+++ MATERIAL TO PROCESS +++
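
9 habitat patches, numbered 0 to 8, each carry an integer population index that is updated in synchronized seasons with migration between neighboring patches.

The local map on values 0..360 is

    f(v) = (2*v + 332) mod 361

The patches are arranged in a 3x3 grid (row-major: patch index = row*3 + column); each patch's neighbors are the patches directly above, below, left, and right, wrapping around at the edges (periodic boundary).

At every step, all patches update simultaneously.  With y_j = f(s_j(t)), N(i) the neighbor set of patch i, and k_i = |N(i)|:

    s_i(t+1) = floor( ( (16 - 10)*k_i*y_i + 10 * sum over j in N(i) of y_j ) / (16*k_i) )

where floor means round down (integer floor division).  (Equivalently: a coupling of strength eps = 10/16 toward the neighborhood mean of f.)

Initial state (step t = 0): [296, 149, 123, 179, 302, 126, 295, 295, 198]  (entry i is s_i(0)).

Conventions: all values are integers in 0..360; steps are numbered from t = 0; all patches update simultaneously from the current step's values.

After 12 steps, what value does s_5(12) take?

Simulating step by step:
t=0: [296, 149, 123, 179, 302, 126, 295, 295, 198]
t=1: [234, 231, 190, 254, 239, 203, 190, 182, 133]
t=2: [168, 160, 194, 127, 117, 130, 251, 242, 253]
t=3: [269, 259, 282, 217, 208, 228, 157, 148, 167]
t=4: [154, 144, 166, 98, 88, 110, 226, 216, 238]
t=5: [228, 217, 240, 168, 158, 181, 112, 102, 125]
t=6: [124, 113, 137, 252, 241, 266, 193, 182, 206]
t=7: [224, 213, 182, 169, 157, 127, 241, 230, 176]
t=8: [142, 130, 225, 219, 206, 280, 153, 141, 233]
t=9: [191, 178, 136, 131, 117, 95, 202, 189, 147]
t=10: [260, 302, 263, 201, 244, 208, 192, 257, 219]
t=11: [160, 156, 116, 99, 95, 55, 182, 158, 118]
t=12: [263, 253, 210, 199, 188, 146, 274, 261, 219]

Answer: s_5(12) = 146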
+++
### [TASK OBJECTIVE]
Since only part of the listing is wanted, copy exactly the lines from the one holding "where floor means" to the one holding "Conventions: all values", both included.

### [YOUR RESPONSE]
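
where floor means round down (integer floor division).  (Equivalently: a coupling of strength eps = 10/16 toward the neighborhood mean of f.)

Initial state (step t = 0): [296, 149, 123, 179, 302, 126, 295, 295, 198]  (entry i is s_i(0)).

Conventions: all values are integers in 0..360; steps are numbered from t = 0; all patches update simultaneously from the current step's values.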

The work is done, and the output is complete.